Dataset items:
┌──

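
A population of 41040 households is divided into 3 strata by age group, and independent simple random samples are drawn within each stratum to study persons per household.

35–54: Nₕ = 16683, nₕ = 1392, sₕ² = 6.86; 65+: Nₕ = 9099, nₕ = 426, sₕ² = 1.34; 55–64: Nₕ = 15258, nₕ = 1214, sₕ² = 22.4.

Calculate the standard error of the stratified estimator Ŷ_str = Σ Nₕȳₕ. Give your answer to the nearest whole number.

2337

Var(Ŷ_str) = Σₕ Nₕ²(1 − fₕ)sₕ²/nₕ.
35–54: 16683²·(1 − 1392/16683)·6.86/1392 = 1.2571726 × 10^6.
65+: 9099²·(1 − 426/9099)·1.34/426 = 248232.25.
55–64: 15258²·(1 − 1214/15258)·22.4/1214 = 3.9538279 × 10^6.
Sum = 5.4592328 × 10^6.
SE = √(5.4592328 × 10^6) = 2337.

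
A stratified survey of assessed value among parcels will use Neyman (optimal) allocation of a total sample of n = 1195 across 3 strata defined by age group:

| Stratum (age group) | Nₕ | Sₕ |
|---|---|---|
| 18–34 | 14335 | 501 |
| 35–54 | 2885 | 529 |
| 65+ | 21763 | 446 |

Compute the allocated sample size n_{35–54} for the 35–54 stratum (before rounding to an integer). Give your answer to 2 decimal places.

Neyman allocation: nₕ = n·NₕSₕ / Σⱼ NⱼSⱼ.
Σ NⱼSⱼ = 14335·501 + 2885·529 + 21763·446 = 1.8414298 × 10^7.
n_{35–54} = 1195·2885·529 / (1.8414298 × 10^7) = 99.04.

99.04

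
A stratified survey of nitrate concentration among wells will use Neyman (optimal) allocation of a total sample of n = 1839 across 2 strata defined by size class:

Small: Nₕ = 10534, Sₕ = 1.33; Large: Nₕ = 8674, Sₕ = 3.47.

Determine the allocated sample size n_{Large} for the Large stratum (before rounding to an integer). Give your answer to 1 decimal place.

1254.9

Neyman allocation: nₕ = n·NₕSₕ / Σⱼ NⱼSⱼ.
Σ NⱼSⱼ = 10534·1.33 + 8674·3.47 = 44109.
n_{Large} = 1839·8674·3.47 / 44109 = 1254.9.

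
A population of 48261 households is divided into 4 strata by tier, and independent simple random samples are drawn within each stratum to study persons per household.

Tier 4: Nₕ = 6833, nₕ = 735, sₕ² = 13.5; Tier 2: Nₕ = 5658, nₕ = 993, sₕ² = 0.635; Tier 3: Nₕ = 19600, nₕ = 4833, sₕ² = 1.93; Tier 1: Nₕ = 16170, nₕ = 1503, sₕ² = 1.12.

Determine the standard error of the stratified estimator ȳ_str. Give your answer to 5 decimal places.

0.02148

Var(ȳ_str) = Σₕ Wₕ²(1 − fₕ)sₕ²/nₕ with Wₕ = Nₕ/N, N = 48261.
Tier 4: Wₕ = 0.14158430; term = 0.14158430²·(1 − 0.10756622)·13.5/735 = 3.2858871 × 10^-4.
Tier 2: Wₕ = 0.11723752; term = 0.11723752²·(1 − 0.17550371)·0.635/993 = 7.2468027 × 10^-6.
Tier 3: Wₕ = 0.40612503; term = 0.40612503²·(1 − 0.24658163)·1.93/4833 = 4.9624509 × 10^-5.
Tier 1: Wₕ = 0.33505315; term = 0.33505315²·(1 − 0.09294991)·1.12/1503 = 7.5878322 × 10^-5.
Sum = 4.6133834 × 10^-4.
SE = √(4.6133834 × 10^-4) = 0.02148.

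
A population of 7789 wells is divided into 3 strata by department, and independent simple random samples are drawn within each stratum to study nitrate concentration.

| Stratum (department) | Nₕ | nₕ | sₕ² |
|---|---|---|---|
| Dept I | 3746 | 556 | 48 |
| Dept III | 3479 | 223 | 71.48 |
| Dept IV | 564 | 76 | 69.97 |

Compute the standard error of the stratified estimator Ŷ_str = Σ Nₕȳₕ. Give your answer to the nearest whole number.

2217

Var(Ŷ_str) = Σₕ Nₕ²(1 − fₕ)sₕ²/nₕ.
Dept I: 3746²·(1 − 556/3746)·48/556 = 1.0316322 × 10^6.
Dept III: 3479²·(1 − 223/3479)·71.48/223 = 3.6309353 × 10^6.
Dept IV: 564²·(1 − 76/564)·69.97/76 = 253394.51.
Sum = 4.915962 × 10^6.
SE = √(4.915962 × 10^6) = 2217.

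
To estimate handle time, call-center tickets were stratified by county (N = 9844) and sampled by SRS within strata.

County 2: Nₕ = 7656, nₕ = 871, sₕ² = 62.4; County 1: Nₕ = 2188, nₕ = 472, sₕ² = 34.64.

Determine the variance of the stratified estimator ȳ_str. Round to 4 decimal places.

0.0412

Var(ȳ_str) = Σₕ Wₕ²(1 − fₕ)sₕ²/nₕ with Wₕ = Nₕ/N, N = 9844.
County 2: Wₕ = 0.77773263; term = 0.77773263²·(1 − 0.11376698)·62.4/871 = 0.038403871.
County 1: Wₕ = 0.22226737; term = 0.22226737²·(1 − 0.21572212)·34.64/472 = 0.0028435265.
Sum = 0.041247398.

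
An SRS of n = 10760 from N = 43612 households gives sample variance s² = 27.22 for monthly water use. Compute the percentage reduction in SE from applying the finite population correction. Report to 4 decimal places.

f = n/N = 10760/43612 = 0.24672109.
SE_no-fpc = √(s²/n) = 0.050296519; SE_fpc = √((1−f)s²/n) = 0.043653174.
Ratio = √(1−f) = 0.86791642. Reduction = 100·(1 − 0.86791642) = 13.2084%.

13.2084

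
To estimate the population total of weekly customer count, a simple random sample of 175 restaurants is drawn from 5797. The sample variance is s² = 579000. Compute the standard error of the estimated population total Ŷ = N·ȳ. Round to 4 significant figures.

Var(Ŷ) = N²·Var(ȳ) = N²·(1 − n/N)·s²/n.
f = 175/5797 = 0.03018803; Var(ȳ) = 0.96981197·579000/175 = 3208.6922.
Var(Ŷ) = 5797² · 3208.6922 = 1.0782877 × 10^11.
SE(Ŷ) = √(1.0782877 × 10^11) = 328400.

328400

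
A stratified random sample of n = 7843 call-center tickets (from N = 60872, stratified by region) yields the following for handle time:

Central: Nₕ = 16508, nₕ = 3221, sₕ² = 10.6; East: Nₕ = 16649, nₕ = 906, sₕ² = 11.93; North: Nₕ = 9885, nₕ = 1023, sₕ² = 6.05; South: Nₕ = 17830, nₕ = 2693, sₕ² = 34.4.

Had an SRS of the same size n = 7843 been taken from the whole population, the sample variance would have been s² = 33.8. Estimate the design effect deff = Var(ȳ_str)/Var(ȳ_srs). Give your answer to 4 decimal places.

0.5851

Var(ȳ_str) = Σ Wₕ²(1−fₕ)sₕ²/nₕ with Wₕ = Nₕ/60872:
  Central: (16508/60872)²·(1−3221/16508)·10.6/3221 = 1.9480558 × 10^-4
  East: (16649/60872)²·(1−906/16649)·11.93/906 = 9.3143543 × 10^-4
  North: (9885/60872)²·(1−1023/9885)·6.05/1023 = 1.3981476 × 10^-4
  South: (17830/60872)²·(1−2693/17830)·34.4/2693 = 9.3041799 × 10^-4
  → Var(ȳ_str) = 0.0021964738.
Var(ȳ_srs) = (1 − 7843/60872)·33.8/7843 = 0.0037543119.
deff = 0.0021964738 / 0.0037543119 = 0.5851.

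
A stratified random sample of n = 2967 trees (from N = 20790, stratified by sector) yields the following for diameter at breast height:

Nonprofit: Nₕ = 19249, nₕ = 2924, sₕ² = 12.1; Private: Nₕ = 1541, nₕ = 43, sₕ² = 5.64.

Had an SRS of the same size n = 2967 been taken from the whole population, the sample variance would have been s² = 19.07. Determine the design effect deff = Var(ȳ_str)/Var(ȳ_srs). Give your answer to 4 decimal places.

Var(ȳ_str) = Σ Wₕ²(1−fₕ)sₕ²/nₕ with Wₕ = Nₕ/20790:
  Nonprofit: (19249/20790)²·(1−2924/19249)·12.1/2924 = 0.0030085718
  Private: (1541/20790)²·(1−43/1541)·5.64/43 = 7.0051288 × 10^-4
  → Var(ȳ_str) = 0.0037090847.
Var(ȳ_srs) = (1 − 2967/20790)·19.07/2967 = 0.0055100998.
deff = 0.0037090847 / 0.0055100998 = 0.6731.

0.6731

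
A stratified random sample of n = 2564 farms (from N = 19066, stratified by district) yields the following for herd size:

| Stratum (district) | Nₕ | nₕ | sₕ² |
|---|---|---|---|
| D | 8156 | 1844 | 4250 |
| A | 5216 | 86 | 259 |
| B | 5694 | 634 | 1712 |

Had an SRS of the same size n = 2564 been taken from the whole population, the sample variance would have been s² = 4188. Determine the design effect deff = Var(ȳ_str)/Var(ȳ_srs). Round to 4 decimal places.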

└──

(Problem details): Set down, word for word, every line from the line that holds "(district) | Nₕ | nₕ | sₕ² |" to the end of the entries above, including both ends.

(Answer section):
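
| Stratum (district) | Nₕ | nₕ | sₕ² |
|---|---|---|---|
| D | 8156 | 1844 | 4250 |
| A | 5216 | 86 | 259 |
| B | 5694 | 634 | 1712 |

Had an SRS of the same size n = 2564 been taken from the whole population, the sample variance would have been s² = 4188. Determine the design effect deff = Var(ȳ_str)/Var(ȳ_srs). Round to 4 decimal places.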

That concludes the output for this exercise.